**EXERCISE**: When you spot the word "assorting" in a line of the data below, copy that line.

**PROVIDED MATERIAL**:

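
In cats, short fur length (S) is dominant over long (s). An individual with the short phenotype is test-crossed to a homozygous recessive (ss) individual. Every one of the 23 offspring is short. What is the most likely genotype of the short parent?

Test cross: ? × ss
All offspring are short.
If the unknown parent were heterozygous (Ss), about half of 23 offspring would be long; none are. The unknown parent is most likely homozygous dominant (SS).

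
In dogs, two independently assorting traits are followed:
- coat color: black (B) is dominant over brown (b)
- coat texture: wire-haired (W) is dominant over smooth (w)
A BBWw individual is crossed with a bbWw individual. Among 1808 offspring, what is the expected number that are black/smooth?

Dihybrid cross BBWw × bbWw — consider each gene separately:
coat color: BB × bb → 4 Bb → 4 B_ (out of 4)
coat texture: Ww × Ww → 1 WW, 2 Ww, 1 ww → 3 W_ : 1 ww (out of 4)
Combine (counts out of 4 × 4 = 16): black/wire-haired (B_W_) = 4×3 = 12; black/smooth (B_ww) = 4×1 = 4
Phenotype counts (out of 16): 12 black/wire-haired, 4 black/smooth
black/smooth: 4 out of 16 → fraction 1/4
Expected count = 1/4 × 1808 = 452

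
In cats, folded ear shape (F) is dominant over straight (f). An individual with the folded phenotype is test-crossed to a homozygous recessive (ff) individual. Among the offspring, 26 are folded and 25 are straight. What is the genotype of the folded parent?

Test cross: ? × ff
Offspring: 26 folded, 25 straight — approximately 1:1.
A 1:1 ratio in a test cross indicates the unknown parent is heterozygous (Ff).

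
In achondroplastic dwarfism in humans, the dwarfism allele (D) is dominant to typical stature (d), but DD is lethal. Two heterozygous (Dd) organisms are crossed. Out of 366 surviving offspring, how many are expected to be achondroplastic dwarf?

Cross: Dd × Dd
Punnett square offspring (before lethality): 1 DD, 2 Dd, 1 dd
The DD genotype is lethal (embryos die); surviving offspring: 2 Dd, 1 dd
achondroplastic dwarf: 2 out of 3 → fraction 2/3
Expected count = 2/3 × 366 = 244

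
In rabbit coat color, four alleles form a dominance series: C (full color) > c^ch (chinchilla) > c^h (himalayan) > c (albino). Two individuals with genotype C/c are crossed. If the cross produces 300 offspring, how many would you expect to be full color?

Cross: C/c × C/c
Allele dominance: C > c^ch > c^h > c
Offspring genotypes: 1 C/C, 2 C/c, 1 c/c
Phenotype counts: 3 full color, 1 albino
full color: 3 out of 4 → fraction 3/4
Expected count = 3/4 × 300 = 225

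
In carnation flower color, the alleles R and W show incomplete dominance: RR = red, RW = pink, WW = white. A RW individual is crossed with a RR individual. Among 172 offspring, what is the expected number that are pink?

Punnett square for RW × RR:
Offspring genotypes: 2 RR, 2 RW
Phenotype counts: 2 red, 2 pink
pink: 2 out of 4 → fraction 1/2
Expected count = 1/2 × 172 = 86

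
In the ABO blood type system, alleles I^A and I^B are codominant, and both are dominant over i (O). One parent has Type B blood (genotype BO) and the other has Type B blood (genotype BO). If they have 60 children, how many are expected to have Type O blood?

Cross: BO × BO
Possible offspring genotypes: 1 BB, 2 BO, 1 OO
Blood type counts: 3 Type B, 1 Type O
Probability of Type O: 1/4
Expected count = 1/4 × 60 = 15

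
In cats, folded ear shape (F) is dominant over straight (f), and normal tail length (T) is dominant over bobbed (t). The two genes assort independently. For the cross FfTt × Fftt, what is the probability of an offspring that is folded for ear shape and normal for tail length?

Dihybrid cross FfTt × Fftt — consider each gene separately:
ear shape: Ff × Ff → 1 FF, 2 Ff, 1 ff → 3 F_ : 1 ff (out of 4)
tail length: Tt × tt → 2 Tt, 2 tt → 2 T_ : 2 tt (out of 4)
Looking for: folded (F_) and normal (T_)
P(folded) = 3/4, P(normal) = 2/4
P(both) = 3/4 × 2/4 = 6/16 = 3/8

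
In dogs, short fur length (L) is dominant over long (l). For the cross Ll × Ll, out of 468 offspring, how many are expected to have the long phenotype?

Punnett square for Ll × Ll:
Offspring genotypes: 1 LL, 2 Ll, 1 ll
Total offspring: 4
Count with target: 1
Probability: 1/4
Expected count = 1/4 × 468 = 117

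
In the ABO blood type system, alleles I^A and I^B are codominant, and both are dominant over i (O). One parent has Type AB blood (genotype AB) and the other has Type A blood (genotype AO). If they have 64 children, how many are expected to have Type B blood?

Cross: AB × AO
Possible offspring genotypes: 1 AA, 1 AO, 1 AB, 1 BO
Blood type counts: 2 Type A, 1 Type AB, 1 Type B
Probability of Type B: 1/4
Expected count = 1/4 × 64 = 16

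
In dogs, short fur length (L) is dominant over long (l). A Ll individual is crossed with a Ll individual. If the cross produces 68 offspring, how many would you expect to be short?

Punnett square for Ll × Ll:
Offspring genotypes: 1 LL, 2 Ll, 1 ll
short: 3, long: 1
short: 3 out of 4 → fraction 3/4
Expected count = 3/4 × 68 = 51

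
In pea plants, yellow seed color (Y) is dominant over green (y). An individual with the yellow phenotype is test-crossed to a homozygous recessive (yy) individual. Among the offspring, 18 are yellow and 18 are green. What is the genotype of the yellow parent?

Test cross: ? × yy
Offspring: 18 yellow, 18 green — approximately 1:1.
A 1:1 ratio in a test cross indicates the unknown parent is heterozygous (Yy).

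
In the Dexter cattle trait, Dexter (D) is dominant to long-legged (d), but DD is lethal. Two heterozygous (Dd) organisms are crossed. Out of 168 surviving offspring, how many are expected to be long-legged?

Cross: Dd × Dd
Punnett square offspring (before lethality): 1 DD, 2 Dd, 1 dd
The DD genotype is lethal (embryos die); surviving offspring: 2 Dd, 1 dd
long-legged: 1 out of 3 → fraction 1/3
Expected count = 1/3 × 168 = 56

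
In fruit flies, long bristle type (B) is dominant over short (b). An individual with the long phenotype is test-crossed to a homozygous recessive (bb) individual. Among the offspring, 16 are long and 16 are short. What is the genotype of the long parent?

Test cross: ? × bb
Offspring: 16 long, 16 short — approximately 1:1.
A 1:1 ratio in a test cross indicates the unknown parent is heterozygous (Bb).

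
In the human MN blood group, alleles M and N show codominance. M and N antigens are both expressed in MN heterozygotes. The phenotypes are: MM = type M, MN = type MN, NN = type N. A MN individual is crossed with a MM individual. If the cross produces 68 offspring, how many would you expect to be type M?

Punnett square for MN × MM:
Offspring genotypes: 2 MM, 2 MN
Phenotype counts: 2 type M, 2 type MN
type M: 2 out of 4 → fraction 1/2
Expected count = 1/2 × 68 = 34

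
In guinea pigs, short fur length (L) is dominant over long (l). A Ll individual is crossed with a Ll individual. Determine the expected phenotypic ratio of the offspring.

Punnett square for Ll × Ll:
Offspring genotypes: 1 LL, 2 Ll, 1 ll
short: 3, long: 1
Ratio: 3:1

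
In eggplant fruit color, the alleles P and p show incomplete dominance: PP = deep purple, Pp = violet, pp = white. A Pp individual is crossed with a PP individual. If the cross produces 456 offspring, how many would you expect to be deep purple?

Punnett square for Pp × PP:
Offspring genotypes: 2 PP, 2 Pp
Phenotype counts: 2 deep purple, 2 violet
deep purple: 2 out of 4 → fraction 1/2
Expected count = 1/2 × 456 = 228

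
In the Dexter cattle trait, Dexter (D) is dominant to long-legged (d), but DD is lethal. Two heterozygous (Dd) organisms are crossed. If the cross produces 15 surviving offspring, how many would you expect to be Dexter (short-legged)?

Cross: Dd × Dd
Punnett square offspring (before lethality): 1 DD, 2 Dd, 1 dd
The DD genotype is lethal (embryos die); surviving offspring: 2 Dd, 1 dd
Dexter (short-legged): 2 out of 3 → fraction 2/3
Expected count = 2/3 × 15 = 10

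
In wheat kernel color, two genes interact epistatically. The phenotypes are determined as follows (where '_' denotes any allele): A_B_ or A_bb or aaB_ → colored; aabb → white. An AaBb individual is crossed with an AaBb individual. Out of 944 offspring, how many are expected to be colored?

Cross: AaBb × AaBb — consider each gene separately:
A gene: Aa × Aa → 1 AA, 2 Aa, 1 aa → 3 A_ : 1 aa (out of 4)
B gene: Bb × Bb → 1 BB, 2 Bb, 1 bb → 3 B_ : 1 bb (out of 4)
Genotype classes (out of 4 × 4 = 16): A_B_ = 3×3 = 9; A_bb = 3×1 = 3; aaB_ = 1×3 = 3; aabb = 1×1 = 1
Apply the phenotype rules: A_B_ (9) + A_bb (3) + aaB_ (3) → colored; aabb (1) → white
Phenotype counts (out of 16): 15 colored, 1 white
colored: 15 out of 16 → fraction 15/16
Expected count = 15/16 × 944 = 885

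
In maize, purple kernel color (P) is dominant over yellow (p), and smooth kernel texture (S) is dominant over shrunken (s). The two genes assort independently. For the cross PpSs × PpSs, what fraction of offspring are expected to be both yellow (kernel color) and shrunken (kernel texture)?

Dihybrid cross PpSs × PpSs — consider each gene separately:
kernel color: Pp × Pp → 1 PP, 2 Pp, 1 pp → 3 P_ : 1 pp (out of 4)
kernel texture: Ss × Ss → 1 SS, 2 Ss, 1 ss → 3 S_ : 1 ss (out of 4)
Looking for: yellow (pp) and shrunken (ss)
P(yellow) = 1/4, P(shrunken) = 1/4
P(both) = 1/4 × 1/4 = 1/16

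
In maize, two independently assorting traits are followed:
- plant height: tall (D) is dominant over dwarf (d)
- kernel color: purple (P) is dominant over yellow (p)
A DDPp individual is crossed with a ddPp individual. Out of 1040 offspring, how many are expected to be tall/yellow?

Dihybrid cross DDPp × ddPp — consider each gene separately:
plant height: DD × dd → 4 Dd → 4 D_ (out of 4)
kernel color: Pp × Pp → 1 PP, 2 Pp, 1 pp → 3 P_ : 1 pp (out of 4)
Combine (counts out of 4 × 4 = 16): tall/purple (D_P_) = 4×3 = 12; tall/yellow (D_pp) = 4×1 = 4
Phenotype counts (out of 16): 12 tall/purple, 4 tall/yellow
tall/yellow: 4 out of 16 → fraction 1/4
Expected count = 1/4 × 1040 = 260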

**EXERCISE RESPONSE**:
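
In dogs, two independently assorting traits are followed:
In maize, two independently assorting traits are followed: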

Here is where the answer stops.